§ **Exercise instructions**: Where a line contains the word "wants", copy that line from the records below.

§ **Available data**:
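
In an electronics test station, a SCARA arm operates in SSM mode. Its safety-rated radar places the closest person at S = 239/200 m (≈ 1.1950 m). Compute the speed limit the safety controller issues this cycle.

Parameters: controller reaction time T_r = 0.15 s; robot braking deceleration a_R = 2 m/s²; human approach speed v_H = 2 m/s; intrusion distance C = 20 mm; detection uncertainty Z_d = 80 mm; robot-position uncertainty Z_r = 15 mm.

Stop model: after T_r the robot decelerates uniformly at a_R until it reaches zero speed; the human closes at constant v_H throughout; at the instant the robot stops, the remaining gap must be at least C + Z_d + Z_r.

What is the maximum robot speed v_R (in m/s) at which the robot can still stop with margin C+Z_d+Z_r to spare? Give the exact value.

collect terms ⇒ (1/4)·v_R² + (23/20)·v_R + (-39/50) = 0
  disc = (23/20)² − 4·(1/4)·(-39/50) = 841/400 ; √disc = 29/20
  v_R = (−(23/20) + 29/20) / (2·(1/4)) = 3/5 m/s
check:
stop time T_s = (3/5)/2 = 0.3000 s
reaction-phase robot travel = 0.6000·0.1500 = 0.0900 m
robot under decel: 0.6000²/(2·2.0000) = 0.0900 m
human closes 2.0000·0.4500 = 0.9000 m
residual clearance needed = 0.0200+0.0800+0.0150 = 0.1150 m
sum ≈ 0.0900+0.0900+0.9000+0.1150 ≈ 1.1950 m = S ✓

v_R_max = 3/5 m/s = 0.6000 m/s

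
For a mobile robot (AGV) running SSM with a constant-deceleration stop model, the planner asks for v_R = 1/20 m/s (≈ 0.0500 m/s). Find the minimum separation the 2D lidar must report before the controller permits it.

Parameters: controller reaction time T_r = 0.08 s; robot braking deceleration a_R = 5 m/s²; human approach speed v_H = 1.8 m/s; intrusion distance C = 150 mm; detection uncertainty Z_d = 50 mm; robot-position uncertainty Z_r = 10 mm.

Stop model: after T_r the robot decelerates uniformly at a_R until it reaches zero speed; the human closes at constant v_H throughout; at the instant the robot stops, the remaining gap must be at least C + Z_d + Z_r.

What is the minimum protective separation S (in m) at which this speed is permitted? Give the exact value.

S_min = 301/800 m = 0.3762 m

T_s = v_R/a_R = (1/20)/5 = 0.0100 s
robot in T_r: 0.0500·0.0800 = 0.0040 m
braking distance = 0.0500²/(2·5.0000) = 0.0003 m
human closes 1.8000·0.0900 = 0.1620 m
margins: 0.1500+0.0500+0.0100 = 0.2100 m
S_min ≈ 0.0040+0.0003+0.1620+0.2100  ⇒  S_min = 301/800 m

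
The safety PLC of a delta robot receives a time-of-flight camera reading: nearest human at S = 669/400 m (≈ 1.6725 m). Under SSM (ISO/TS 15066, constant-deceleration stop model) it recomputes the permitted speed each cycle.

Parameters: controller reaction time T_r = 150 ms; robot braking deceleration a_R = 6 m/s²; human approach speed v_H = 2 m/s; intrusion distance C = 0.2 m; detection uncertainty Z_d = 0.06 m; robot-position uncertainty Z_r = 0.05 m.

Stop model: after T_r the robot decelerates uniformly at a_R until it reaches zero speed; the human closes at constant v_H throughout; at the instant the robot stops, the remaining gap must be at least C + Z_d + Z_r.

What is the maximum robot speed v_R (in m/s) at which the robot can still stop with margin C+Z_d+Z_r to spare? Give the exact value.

collect terms ⇒ (1/12)·v_R² + (29/60)·v_R + (-17/16) = 0
  disc = (29/60)² − 4·(1/12)·(-17/16) = 529/900 ; √disc = 23/30
  v_R = (−(29/60) + 23/30) / (2·(1/12)) = 17/10 m/s
check:
T_s = v_R/a_R = (17/10)/6 = 0.2833 s
reaction-phase robot travel = 1.7000·0.1500 = 0.2550 m
robot under decel: 1.7000²/(2·6.0000) = 0.2408 m
human over T_r+T_s: 2.0000·(0.1500+0.2833) = 0.8667 m
margins: 0.2000+0.0600+0.0500 = 0.3100 m
sum ≈ 0.2550+0.2408+0.8667+0.3100 ≈ 1.6725 m = S ✓

v_R_max = 17/10 m/s = 1.7000 m/s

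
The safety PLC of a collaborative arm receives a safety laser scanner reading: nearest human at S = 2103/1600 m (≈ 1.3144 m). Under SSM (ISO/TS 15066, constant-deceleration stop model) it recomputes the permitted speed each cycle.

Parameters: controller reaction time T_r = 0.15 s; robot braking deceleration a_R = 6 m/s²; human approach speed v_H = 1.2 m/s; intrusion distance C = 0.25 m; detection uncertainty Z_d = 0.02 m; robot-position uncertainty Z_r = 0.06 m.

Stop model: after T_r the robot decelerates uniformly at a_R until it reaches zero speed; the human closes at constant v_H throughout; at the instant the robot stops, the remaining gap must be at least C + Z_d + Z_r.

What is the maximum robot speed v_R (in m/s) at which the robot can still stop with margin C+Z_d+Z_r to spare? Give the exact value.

v_R_max = 33/20 m/s = 1.6500 m/s

at the boundary: (1/12)·v² + (7/20)·v + (-1287/1600) = 0
  disc = (7/20)² − 4·(1/12)·(-1287/1600) = 25/64 ; √disc = 5/8
  v_R = (−(7/20) + 5/8) / (2·(1/12)) = 33/20 m/s
check:
braking lasts T_s = (33/20)/6 = 0.2750 s
reaction-phase robot travel = 1.6500·0.1500 = 0.2475 m
robot under decel: 1.6500²/(2·6.0000) = 0.2269 m
human closes 1.2000·0.4250 = 0.5100 m
margins: 0.2500+0.0200+0.0600 = 0.3300 m
sum ≈ 0.2475+0.2269+0.5100+0.3300 ≈ 1.3144 m = S ✓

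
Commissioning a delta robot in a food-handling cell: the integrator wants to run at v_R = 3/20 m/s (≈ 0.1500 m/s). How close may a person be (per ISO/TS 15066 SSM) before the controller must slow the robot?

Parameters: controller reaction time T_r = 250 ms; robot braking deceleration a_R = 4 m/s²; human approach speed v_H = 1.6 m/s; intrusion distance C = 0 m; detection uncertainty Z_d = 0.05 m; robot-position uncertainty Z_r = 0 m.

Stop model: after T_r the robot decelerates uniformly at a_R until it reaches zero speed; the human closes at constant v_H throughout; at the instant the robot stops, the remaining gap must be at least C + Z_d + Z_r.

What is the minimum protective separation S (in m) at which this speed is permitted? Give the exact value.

S_min = 1761/3200 m = 0.5503 m

T_s = v_R/a_R = (3/20)/4 = 0.0375 s
robot in T_r: 0.1500·0.2500 = 0.0375 m
robot under decel: 0.1500²/(2·4.0000) = 0.0028 m
human closes 1.6000·0.2875 = 0.4600 m
margins: 0.0000+0.0500+0.0000 = 0.0500 m
S_min ≈ 0.0375+0.0028+0.4600+0.0500  ⇒  S_min = 1761/3200 m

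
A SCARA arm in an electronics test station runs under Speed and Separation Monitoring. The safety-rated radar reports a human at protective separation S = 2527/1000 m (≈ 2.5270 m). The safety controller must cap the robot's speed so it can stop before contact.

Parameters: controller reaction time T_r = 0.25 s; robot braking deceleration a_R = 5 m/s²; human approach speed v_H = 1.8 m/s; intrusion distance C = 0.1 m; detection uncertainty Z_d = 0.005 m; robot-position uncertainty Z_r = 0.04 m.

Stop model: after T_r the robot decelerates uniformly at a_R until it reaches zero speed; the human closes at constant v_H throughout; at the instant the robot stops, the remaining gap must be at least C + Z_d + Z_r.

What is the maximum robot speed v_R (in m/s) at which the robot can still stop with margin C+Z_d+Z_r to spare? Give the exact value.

v_R_max = 23/10 m/s = 2.3000 m/s

quadratic (1/10)·v² + (61/100)·v + (-483/250) = 0
  disc = (61/100)² − 4·(1/10)·(-483/250) = 11449/10000 ; √disc = 107/100
  v_R = (−(61/100) + 107/100) / (2·(1/10)) = 23/10 m/s
check:
braking lasts T_s = (23/10)/5 = 0.4600 s
robot in T_r: 2.3000·0.2500 = 0.5750 m
robot covers 2.3000·0.4600 − ½·5.0000·0.4600² = 0.5290 m while stopping
person approaches 1.8000·(0.2500+0.4600) = 1.2780 m
C+Z_d+Z_r = 0.1000+0.0050+0.0400 = 0.1450 m
sum ≈ 0.5750+0.5290+1.2780+0.1450 ≈ 2.5270 m = S ✓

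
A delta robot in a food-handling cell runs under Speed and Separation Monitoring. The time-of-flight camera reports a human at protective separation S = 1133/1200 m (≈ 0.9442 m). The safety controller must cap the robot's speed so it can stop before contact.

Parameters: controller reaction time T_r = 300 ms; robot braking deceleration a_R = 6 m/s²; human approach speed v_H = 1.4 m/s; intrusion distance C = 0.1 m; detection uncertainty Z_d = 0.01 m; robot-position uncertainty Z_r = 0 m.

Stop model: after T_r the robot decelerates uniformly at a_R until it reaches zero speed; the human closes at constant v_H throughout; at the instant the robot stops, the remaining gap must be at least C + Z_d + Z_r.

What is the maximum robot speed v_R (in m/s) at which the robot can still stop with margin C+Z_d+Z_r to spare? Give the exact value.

v_R_max = 7/10 m/s = 0.7000 m/s

at the boundary: (1/12)·v² + (8/15)·v + (-497/1200) = 0
  disc = (8/15)² − 4·(1/12)·(-497/1200) = 169/400 ; √disc = 13/20
  v_R = (−(8/15) + 13/20) / (2·(1/12)) = 7/10 m/s
check:
braking lasts T_s = (7/10)/6 = 0.1167 s
robot covers v_R·T_r = 0.7000·0.3000 = 0.2100 m before braking
robot covers 0.7000·0.1167 − ½·6.0000·0.1167² = 0.0408 m while stopping
human over T_r+T_s: 1.4000·(0.3000+0.1167) = 0.5833 m
margins: 0.1000+0.0100+0.0000 = 0.1100 m
sum ≈ 0.2100+0.0408+0.5833+0.1100 ≈ 0.9442 m = S ✓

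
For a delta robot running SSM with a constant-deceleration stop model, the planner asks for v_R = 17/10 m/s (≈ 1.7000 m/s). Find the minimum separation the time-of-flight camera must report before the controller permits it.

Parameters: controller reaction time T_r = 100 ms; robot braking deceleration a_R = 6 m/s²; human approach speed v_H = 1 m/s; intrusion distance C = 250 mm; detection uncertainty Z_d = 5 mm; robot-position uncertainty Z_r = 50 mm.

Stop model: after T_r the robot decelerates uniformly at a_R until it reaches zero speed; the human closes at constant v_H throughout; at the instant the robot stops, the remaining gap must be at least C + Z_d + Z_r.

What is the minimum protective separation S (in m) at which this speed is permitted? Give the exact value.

stop time T_s = (17/10)/6 = 0.2833 s
robot covers v_R·T_r = 1.7000·0.1000 = 0.1700 m before braking
robot under decel: 1.7000²/(2·6.0000) = 0.2408 m
human over T_r+T_s: 1.0000·(0.1000+0.2833) = 0.3833 m
residual clearance needed = 0.2500+0.0050+0.0500 = 0.3050 m
S_min ≈ 0.1700+0.2408+0.3833+0.3050  ⇒  S_min = 1319/1200 m

S_min = 1319/1200 m = 1.0992 m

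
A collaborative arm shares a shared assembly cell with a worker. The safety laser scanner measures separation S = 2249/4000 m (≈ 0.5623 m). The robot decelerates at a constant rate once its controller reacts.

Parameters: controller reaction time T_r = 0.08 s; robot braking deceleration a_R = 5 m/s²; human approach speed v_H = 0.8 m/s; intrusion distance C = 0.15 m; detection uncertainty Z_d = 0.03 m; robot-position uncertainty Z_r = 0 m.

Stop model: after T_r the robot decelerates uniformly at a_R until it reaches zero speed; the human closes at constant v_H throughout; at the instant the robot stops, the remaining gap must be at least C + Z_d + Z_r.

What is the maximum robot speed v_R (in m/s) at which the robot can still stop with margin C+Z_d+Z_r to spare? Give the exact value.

at the boundary: (1/10)·v² + (6/25)·v + (-1273/4000) = 0
  disc = (6/25)² − 4·(1/10)·(-1273/4000) = 1849/10000 ; √disc = 43/100
  v_R = (−(6/25) + 43/100) / (2·(1/10)) = 19/20 m/s
check:
T_s = v_R/a_R = (19/20)/5 = 0.1900 s
robot covers v_R·T_r = 0.9500·0.0800 = 0.0760 m before braking
robot under decel: 0.9500²/(2·5.0000) = 0.0902 m
person approaches 0.8000·(0.0800+0.1900) = 0.2160 m
residual clearance needed = 0.1500+0.0300+0.0000 = 0.1800 m
sum ≈ 0.0760+0.0902+0.2160+0.1800 ≈ 0.5623 m = S ✓

v_R_max = 19/20 m/s = 0.9500 m/s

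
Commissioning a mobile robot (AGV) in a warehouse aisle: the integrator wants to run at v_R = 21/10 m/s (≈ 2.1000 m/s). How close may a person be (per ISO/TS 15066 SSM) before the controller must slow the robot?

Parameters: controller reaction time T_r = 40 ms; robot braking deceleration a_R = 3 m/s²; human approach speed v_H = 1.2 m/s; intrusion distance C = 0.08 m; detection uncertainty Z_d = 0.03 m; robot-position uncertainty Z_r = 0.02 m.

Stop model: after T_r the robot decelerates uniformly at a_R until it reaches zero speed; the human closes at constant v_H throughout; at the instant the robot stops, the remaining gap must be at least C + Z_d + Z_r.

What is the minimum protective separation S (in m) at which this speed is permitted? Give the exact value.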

§ **Result of the task**:
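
Commissioning a delta robot in a food-handling cell: the integrator wants to run at v_R = 3/20 m/s (≈ 0.1500 m/s). How close may a person be (per ISO/TS 15066 SSM) before the controller must slow the robot?
Commissioning a mobile robot (AGV) in a warehouse aisle: the integrator wants to run at v_R = 21/10 m/s (≈ 2.1000 m/s). How close may a person be (per ISO/TS 15066 SSM) before the controller must slow the robot?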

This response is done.